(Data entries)
=== Begin Enclosure ===
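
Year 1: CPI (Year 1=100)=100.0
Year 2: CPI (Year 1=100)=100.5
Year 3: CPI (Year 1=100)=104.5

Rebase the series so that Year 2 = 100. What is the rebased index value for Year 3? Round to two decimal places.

103.98

Rebased(Year 3) = 104.5 / 100.5 × 100 = 103.9801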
=== End Enclosure ===
Exercise prompt » Please give back all of the data exactly as it appears.

Expected answer »
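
Year 1: CPI (Year 1=100)=100.0
Year 2: CPI (Year 1=100)=100.5
Year 3: CPI (Year 1=100)=104.5

Rebase the series so that Year 2 = 100. What is the rebased index value for Year 3? Round to two decimal places.

103.98

Rebased(Year 3) = 104.5 / 100.5 × 100 = 103.9801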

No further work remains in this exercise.